[Dataset entries]
:::
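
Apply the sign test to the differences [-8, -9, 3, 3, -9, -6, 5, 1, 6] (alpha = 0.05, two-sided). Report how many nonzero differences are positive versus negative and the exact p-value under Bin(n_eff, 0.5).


Step 1: Discard zero differences. Original n = 9; n_eff = number of nonzero differences = 9.
Nonzero differences (with sign): -8, -9, +3, +3, -9, -6, +5, +1, +6
Step 2: Count signs: positive = 5, negative = 4.
Step 3: Under H0: P(positive) = 0.5, so the number of positives S ~ Bin(9, 0.5).
Step 4: Two-sided exact p-value = sum of Bin(9,0.5) probabilities at or below the observed probability = 1.000000.
Step 5: alpha = 0.05. fail to reject H0.

n_eff = 9, pos = 5, neg = 4, p = 1.000000, fail to reject H0.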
:::
Instructions to follow> Write the data from above out again, exactly.

Answer space>
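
Apply the sign test to the differences [-8, -9, 3, 3, -9, -6, 5, 1, 6] (alpha = 0.05, two-sided). Report how many nonzero differences are positive versus negative and the exact p-value under Bin(n_eff, 0.5).


Step 1: Discard zero differences. Original n = 9; n_eff = number of nonzero differences = 9.
Nonzero differences (with sign): -8, -9, +3, +3, -9, -6, +5, +1, +6
Step 2: Count signs: positive = 5, negative = 4.
Step 3: Under H0: P(positive) = 0.5, so the number of positives S ~ Bin(9, 0.5).
Step 4: Two-sided exact p-value = sum of Bin(9,0.5) probabilities at or below the observed probability = 1.000000.
Step 5: alpha = 0.05. fail to reject H0.

n_eff = 9, pos = 5, neg = 4, p = 1.000000, fail to reject H0.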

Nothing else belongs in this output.